**THE TASK**
Match on the string "Lorenzo" in the entries below and return every matching line.

*** SOURCE MATERIAL ***

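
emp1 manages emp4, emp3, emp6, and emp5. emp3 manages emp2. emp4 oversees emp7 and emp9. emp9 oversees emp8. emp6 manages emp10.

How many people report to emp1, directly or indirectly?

9

emp1 directly manages emp3, emp5, emp4, emp6. Under emp3: emp2 (1). emp5 has no reports. Under emp4: emp7, emp9, emp8 (3). Under emp6: emp10 (1). So emp1's organization is 4 direct reports plus everyone under them: 2 + 1 + 4 + 2 = 9.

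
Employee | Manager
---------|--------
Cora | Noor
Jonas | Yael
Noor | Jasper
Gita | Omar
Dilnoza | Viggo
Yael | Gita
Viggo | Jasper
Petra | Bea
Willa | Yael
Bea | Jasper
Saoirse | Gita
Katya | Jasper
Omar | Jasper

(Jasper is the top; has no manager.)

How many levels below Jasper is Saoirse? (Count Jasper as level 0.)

3

Chain from Saoirse up to Jasper: Saoirse → Gita → Omar → Jasper. That is 3 steps up, so Saoirse is 3 levels below Jasper.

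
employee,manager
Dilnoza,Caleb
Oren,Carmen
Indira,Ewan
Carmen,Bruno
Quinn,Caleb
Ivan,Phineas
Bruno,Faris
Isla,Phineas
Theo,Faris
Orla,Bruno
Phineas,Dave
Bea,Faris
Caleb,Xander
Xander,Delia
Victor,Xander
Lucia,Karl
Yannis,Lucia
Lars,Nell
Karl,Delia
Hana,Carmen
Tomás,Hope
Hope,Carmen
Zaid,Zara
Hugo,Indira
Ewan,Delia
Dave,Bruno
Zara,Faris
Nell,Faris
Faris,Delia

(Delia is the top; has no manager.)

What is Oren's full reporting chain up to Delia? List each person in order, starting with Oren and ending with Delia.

Oren reports to Carmen. Carmen reports to Bruno. Bruno reports to Faris. Faris reports to Delia. Delia is at the top.

Oren -> Carmen -> Bruno -> Faris -> Delia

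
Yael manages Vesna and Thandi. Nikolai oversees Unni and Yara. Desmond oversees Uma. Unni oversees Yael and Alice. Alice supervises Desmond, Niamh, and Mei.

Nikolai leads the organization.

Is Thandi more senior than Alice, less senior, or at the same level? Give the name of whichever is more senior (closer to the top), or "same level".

Alice

Thandi is 3 levels below Nikolai; Alice is 2. Alice is higher.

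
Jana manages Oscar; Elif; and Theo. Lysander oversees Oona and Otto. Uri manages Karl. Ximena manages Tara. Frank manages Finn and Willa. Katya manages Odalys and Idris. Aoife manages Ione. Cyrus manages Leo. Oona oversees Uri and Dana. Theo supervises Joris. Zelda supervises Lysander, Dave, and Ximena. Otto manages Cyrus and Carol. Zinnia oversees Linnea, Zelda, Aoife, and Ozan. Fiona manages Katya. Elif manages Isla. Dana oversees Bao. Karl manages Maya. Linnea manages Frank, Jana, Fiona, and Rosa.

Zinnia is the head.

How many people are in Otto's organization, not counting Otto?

Otto directly manages Cyrus, Carol. Under Cyrus: Leo (1). Carol has no reports. So Otto's organization is 2 direct reports plus everyone under them: 2 + 1 = 3.

3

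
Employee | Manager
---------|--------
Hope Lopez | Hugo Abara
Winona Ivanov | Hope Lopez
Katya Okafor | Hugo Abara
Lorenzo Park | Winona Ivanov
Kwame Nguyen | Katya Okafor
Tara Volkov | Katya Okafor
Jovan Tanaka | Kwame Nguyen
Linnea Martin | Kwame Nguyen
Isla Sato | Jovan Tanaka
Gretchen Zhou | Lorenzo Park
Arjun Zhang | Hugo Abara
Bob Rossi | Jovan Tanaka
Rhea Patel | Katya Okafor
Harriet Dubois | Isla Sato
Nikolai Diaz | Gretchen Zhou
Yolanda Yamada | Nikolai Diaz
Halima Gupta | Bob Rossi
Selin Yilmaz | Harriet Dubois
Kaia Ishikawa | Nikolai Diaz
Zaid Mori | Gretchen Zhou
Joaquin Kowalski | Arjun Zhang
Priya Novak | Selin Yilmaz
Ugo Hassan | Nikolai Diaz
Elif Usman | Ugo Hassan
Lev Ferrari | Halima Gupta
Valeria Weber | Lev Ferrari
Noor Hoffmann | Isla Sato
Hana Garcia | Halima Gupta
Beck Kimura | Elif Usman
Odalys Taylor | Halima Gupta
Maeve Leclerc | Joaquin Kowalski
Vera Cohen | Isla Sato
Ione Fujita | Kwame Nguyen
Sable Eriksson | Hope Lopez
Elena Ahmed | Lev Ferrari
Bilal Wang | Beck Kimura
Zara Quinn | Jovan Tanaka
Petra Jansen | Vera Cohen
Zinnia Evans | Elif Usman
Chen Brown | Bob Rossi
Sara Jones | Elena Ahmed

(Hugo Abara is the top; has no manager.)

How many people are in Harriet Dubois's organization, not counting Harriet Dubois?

2

Harriet Dubois directly manages Selin Yilmaz. Under Selin Yilmaz: Priya Novak (1). That's 2 in total.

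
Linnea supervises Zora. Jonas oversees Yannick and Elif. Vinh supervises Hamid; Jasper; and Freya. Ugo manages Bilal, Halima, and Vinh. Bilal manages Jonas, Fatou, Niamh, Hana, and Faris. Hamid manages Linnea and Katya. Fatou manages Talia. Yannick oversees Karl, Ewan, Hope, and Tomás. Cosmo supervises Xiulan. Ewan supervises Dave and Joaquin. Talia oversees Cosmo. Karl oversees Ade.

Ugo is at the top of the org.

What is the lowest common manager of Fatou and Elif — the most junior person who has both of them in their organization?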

*** End of SOURCE MATERIAL ***

**REPLY TO THE EXERCISE**
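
Lorenzo Park | Winona Ivanov
Gretchen Zhou | Lorenzo Park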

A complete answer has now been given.